== MATERIAL FOR THIS TASK

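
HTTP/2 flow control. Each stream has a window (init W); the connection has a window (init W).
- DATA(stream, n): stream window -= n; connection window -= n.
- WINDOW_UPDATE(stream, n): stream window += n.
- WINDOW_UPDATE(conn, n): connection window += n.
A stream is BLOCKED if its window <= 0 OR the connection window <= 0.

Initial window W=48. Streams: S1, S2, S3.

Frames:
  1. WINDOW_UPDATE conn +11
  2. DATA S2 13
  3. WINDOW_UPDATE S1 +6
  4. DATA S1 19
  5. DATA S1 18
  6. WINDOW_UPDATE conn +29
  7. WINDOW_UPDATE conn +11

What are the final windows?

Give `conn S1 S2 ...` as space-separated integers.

Answer: 49 17 35 48

Derivation:
Op 1: conn=59 S1=48 S2=48 S3=48 blocked=[]
Op 2: conn=46 S1=48 S2=35 S3=48 blocked=[]
Op 3: conn=46 S1=54 S2=35 S3=48 blocked=[]
Op 4: conn=27 S1=35 S2=35 S3=48 blocked=[]
Op 5: conn=9 S1=17 S2=35 S3=48 blocked=[]
Op 6: conn=38 S1=17 S2=35 S3=48 blocked=[]
Op 7: conn=49 S1=17 S2=35 S3=48 blocked=[]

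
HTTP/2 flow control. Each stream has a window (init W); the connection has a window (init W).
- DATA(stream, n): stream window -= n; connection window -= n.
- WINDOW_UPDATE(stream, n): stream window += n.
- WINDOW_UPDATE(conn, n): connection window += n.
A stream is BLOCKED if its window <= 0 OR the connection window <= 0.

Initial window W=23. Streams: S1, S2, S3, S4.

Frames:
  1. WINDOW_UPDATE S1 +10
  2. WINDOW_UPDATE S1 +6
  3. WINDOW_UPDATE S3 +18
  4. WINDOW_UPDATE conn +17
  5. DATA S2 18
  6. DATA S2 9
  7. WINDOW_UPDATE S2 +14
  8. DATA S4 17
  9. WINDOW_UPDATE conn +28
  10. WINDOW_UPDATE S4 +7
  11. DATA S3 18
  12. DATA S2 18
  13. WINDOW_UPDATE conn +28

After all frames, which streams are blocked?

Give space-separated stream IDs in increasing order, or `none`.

Op 1: conn=23 S1=33 S2=23 S3=23 S4=23 blocked=[]
Op 2: conn=23 S1=39 S2=23 S3=23 S4=23 blocked=[]
Op 3: conn=23 S1=39 S2=23 S3=41 S4=23 blocked=[]
Op 4: conn=40 S1=39 S2=23 S3=41 S4=23 blocked=[]
Op 5: conn=22 S1=39 S2=5 S3=41 S4=23 blocked=[]
Op 6: conn=13 S1=39 S2=-4 S3=41 S4=23 blocked=[2]
Op 7: conn=13 S1=39 S2=10 S3=41 S4=23 blocked=[]
Op 8: conn=-4 S1=39 S2=10 S3=41 S4=6 blocked=[1, 2, 3, 4]
Op 9: conn=24 S1=39 S2=10 S3=41 S4=6 blocked=[]
Op 10: conn=24 S1=39 S2=10 S3=41 S4=13 blocked=[]
Op 11: conn=6 S1=39 S2=10 S3=23 S4=13 blocked=[]
Op 12: conn=-12 S1=39 S2=-8 S3=23 S4=13 blocked=[1, 2, 3, 4]
Op 13: conn=16 S1=39 S2=-8 S3=23 S4=13 blocked=[2]

Answer: S2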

====

The records must each be output verbatim, with nothing left out.

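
HTTP/2 flow control. Each stream has a window (init W); the connection has a window (init W).
- DATA(stream, n): stream window -= n; connection window -= n.
- WINDOW_UPDATE(stream, n): stream window += n.
- WINDOW_UPDATE(conn, n): connection window += n.
A stream is BLOCKED if its window <= 0 OR the connection window <= 0.

Initial window W=48. Streams: S1, S2, S3.

Frames:
  1. WINDOW_UPDATE conn +11
  2. DATA S2 13
  3. WINDOW_UPDATE S1 +6
  4. DATA S1 19
  5. DATA S1 18
  6. WINDOW_UPDATE conn +29
  7. WINDOW_UPDATE conn +11

What are the final windows?

Give `conn S1 S2 ...` as space-separated integers.

Answer: 49 17 35 48

Derivation:
Op 1: conn=59 S1=48 S2=48 S3=48 blocked=[]
Op 2: conn=46 S1=48 S2=35 S3=48 blocked=[]
Op 3: conn=46 S1=54 S2=35 S3=48 blocked=[]
Op 4: conn=27 S1=35 S2=35 S3=48 blocked=[]
Op 5: conn=9 S1=17 S2=35 S3=48 blocked=[]
Op 6: conn=38 S1=17 S2=35 S3=48 blocked=[]
Op 7: conn=49 S1=17 S2=35 S3=48 blocked=[]

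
HTTP/2 flow control. Each stream has a window (init W); the connection has a window (init W).
- DATA(stream, n): stream window -= n; connection window -= n.
- WINDOW_UPDATE(stream, n): stream window += n.
- WINDOW_UPDATE(conn, n): connection window += n.
A stream is BLOCKED if its window <= 0 OR the connection window <= 0.

Initial window W=23. Streams: S1, S2, S3, S4.

Frames:
  1. WINDOW_UPDATE S1 +10
  2. WINDOW_UPDATE S1 +6
  3. WINDOW_UPDATE S3 +18
  4. WINDOW_UPDATE conn +17
  5. DATA S2 18
  6. DATA S2 9
  7. WINDOW_UPDATE S2 +14
  8. DATA S4 17
  9. WINDOW_UPDATE conn +28
  10. WINDOW_UPDATE S4 +7
  11. DATA S3 18
  12. DATA S2 18
  13. WINDOW_UPDATE conn +28

After all frames, which streams are blocked?

Give space-separated stream IDs in increasing order, or `none`.

Op 1: conn=23 S1=33 S2=23 S3=23 S4=23 blocked=[]
Op 2: conn=23 S1=39 S2=23 S3=23 S4=23 blocked=[]
Op 3: conn=23 S1=39 S2=23 S3=41 S4=23 blocked=[]
Op 4: conn=40 S1=39 S2=23 S3=41 S4=23 blocked=[]
Op 5: conn=22 S1=39 S2=5 S3=41 S4=23 blocked=[]
Op 6: conn=13 S1=39 S2=-4 S3=41 S4=23 blocked=[2]
Op 7: conn=13 S1=39 S2=10 S3=41 S4=23 blocked=[]
Op 8: conn=-4 S1=39 S2=10 S3=41 S4=6 blocked=[1, 2, 3, 4]
Op 9: conn=24 S1=39 S2=10 S3=41 S4=6 blocked=[]
Op 10: conn=24 S1=39 S2=10 S3=41 S4=13 blocked=[]
Op 11: conn=6 S1=39 S2=10 S3=23 S4=13 blocked=[]
Op 12: conn=-12 S1=39 S2=-8 S3=23 S4=13 blocked=[1, 2, 3, 4]
Op 13: conn=16 S1=39 S2=-8 S3=23 S4=13 blocked=[2]

Answer: S2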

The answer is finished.